## Requirement
Only the last stretch of the records is wanted: restate word for word the line with "Express the inverse Laplace transform of F(s) = 1/((s-9)(s-1))" and every line after it.

Items from a dataset:

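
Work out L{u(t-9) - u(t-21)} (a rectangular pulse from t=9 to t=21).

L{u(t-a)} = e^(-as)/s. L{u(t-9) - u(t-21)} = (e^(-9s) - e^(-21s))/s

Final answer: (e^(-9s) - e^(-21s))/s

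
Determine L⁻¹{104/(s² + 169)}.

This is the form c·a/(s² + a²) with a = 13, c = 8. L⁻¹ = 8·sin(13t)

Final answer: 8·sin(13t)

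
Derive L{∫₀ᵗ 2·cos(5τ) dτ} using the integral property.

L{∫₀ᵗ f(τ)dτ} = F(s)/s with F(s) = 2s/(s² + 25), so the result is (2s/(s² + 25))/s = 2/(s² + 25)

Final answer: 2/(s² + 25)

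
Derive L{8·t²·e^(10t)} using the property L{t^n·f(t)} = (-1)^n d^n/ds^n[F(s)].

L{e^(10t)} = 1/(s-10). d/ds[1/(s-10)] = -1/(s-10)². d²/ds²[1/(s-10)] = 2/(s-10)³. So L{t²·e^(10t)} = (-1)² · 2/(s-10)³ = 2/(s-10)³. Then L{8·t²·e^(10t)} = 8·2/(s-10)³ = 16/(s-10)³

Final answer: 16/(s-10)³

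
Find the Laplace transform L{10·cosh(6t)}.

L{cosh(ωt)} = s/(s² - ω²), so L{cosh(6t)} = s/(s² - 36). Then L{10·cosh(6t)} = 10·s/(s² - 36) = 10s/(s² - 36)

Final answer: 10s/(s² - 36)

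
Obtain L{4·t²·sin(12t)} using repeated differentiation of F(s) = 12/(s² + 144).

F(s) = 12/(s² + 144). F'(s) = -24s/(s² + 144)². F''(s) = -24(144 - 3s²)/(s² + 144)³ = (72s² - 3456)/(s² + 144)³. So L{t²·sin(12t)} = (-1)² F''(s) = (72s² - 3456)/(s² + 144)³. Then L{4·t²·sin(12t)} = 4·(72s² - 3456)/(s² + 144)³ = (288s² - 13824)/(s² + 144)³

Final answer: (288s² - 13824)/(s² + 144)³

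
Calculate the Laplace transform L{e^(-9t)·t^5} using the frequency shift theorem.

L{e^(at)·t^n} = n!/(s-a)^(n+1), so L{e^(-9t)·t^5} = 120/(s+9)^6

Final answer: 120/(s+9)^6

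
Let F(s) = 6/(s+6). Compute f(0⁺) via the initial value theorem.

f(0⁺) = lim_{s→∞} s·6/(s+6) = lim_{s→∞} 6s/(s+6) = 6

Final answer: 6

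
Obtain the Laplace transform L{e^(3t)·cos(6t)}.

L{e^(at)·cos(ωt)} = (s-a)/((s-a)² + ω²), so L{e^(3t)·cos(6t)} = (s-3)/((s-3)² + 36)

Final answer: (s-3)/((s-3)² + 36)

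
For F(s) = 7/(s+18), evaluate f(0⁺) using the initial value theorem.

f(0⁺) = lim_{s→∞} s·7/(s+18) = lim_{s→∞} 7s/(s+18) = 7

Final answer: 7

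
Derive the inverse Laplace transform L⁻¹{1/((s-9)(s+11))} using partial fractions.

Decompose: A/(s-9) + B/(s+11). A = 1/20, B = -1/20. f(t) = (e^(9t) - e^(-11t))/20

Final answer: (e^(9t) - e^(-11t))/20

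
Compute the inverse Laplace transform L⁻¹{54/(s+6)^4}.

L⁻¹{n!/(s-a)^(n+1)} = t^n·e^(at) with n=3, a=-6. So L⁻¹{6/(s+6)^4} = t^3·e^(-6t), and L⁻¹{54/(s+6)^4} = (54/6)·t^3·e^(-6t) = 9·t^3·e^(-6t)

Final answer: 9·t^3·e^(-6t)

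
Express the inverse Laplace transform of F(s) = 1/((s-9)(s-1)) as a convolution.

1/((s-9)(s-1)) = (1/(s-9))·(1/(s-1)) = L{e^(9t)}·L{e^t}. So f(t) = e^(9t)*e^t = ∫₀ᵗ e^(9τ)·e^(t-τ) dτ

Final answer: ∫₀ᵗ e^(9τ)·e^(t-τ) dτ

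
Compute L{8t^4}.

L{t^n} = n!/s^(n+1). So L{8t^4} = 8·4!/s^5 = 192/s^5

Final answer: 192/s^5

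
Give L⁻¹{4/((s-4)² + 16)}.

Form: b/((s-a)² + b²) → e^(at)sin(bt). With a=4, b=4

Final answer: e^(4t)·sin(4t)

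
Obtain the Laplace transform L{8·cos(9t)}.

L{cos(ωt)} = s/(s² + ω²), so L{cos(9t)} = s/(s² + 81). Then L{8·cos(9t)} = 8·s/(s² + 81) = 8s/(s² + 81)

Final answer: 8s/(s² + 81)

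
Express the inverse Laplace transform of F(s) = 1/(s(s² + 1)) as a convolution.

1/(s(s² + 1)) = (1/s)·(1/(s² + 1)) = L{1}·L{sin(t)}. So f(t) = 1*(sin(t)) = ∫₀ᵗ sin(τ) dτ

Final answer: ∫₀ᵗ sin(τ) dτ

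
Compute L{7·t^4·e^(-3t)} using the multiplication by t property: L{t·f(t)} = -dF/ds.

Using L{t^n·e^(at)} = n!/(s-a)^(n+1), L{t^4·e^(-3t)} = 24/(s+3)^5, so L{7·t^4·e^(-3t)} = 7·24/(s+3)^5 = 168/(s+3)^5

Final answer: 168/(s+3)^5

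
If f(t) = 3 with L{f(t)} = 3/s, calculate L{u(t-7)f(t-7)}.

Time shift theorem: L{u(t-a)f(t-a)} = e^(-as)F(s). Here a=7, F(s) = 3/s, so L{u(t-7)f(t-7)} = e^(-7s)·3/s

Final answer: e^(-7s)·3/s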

## Response to the task
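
Express the inverse Laplace transform of F(s) = 1/((s-9)(s-1)) as a convolution.

1/((s-9)(s-1)) = (1/(s-9))·(1/(s-1)) = L{e^(9t)}·L{e^t}. So f(t) = e^(9t)*e^t = ∫₀ᵗ e^(9τ)·e^(t-τ) dτ

Final answer: ∫₀ᵗ e^(9τ)·e^(t-τ) dτ

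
Compute L{8t^4}.

L{t^n} = n!/s^(n+1). So L{8t^4} = 8·4!/s^5 = 192/s^5

Final answer: 192/s^5

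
Give L⁻¹{4/((s-4)² + 16)}.

Form: b/((s-a)² + b²) → e^(at)sin(bt). With a=4, b=4

Final answer: e^(4t)·sin(4t)

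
Obtain the Laplace transform L{8·cos(9t)}.

L{cos(ωt)} = s/(s² + ω²), so L{cos(9t)} = s/(s² + 81). Then L{8·cos(9t)} = 8·s/(s² + 81) = 8s/(s² + 81)

Final answer: 8s/(s² + 81)

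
Express the inverse Laplace transform of F(s) = 1/(s(s² + 1)) as a convolution.

1/(s(s² + 1)) = (1/s)·(1/(s² + 1)) = L{1}·L{sin(t)}. So f(t) = 1*(sin(t)) = ∫₀ᵗ sin(τ) dτ

Final answer: ∫₀ᵗ sin(τ) dτ

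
Compute L{7·t^4·e^(-3t)} using the multiplication by t property: L{t·f(t)} = -dF/ds.

Using L{t^n·e^(at)} = n!/(s-a)^(n+1), L{t^4·e^(-3t)} = 24/(s+3)^5, so L{7·t^4·e^(-3t)} = 7·24/(s+3)^5 = 168/(s+3)^5

Final answer: 168/(s+3)^5

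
If f(t) = 3 with L{f(t)} = 3/s, calculate L{u(t-7)f(t-7)}.

Time shift theorem: L{u(t-a)f(t-a)} = e^(-as)F(s). Here a=7, F(s) = 3/s, so L{u(t-7)f(t-7)} = e^(-7s)·3/s

Final answer: e^(-7s)·3/s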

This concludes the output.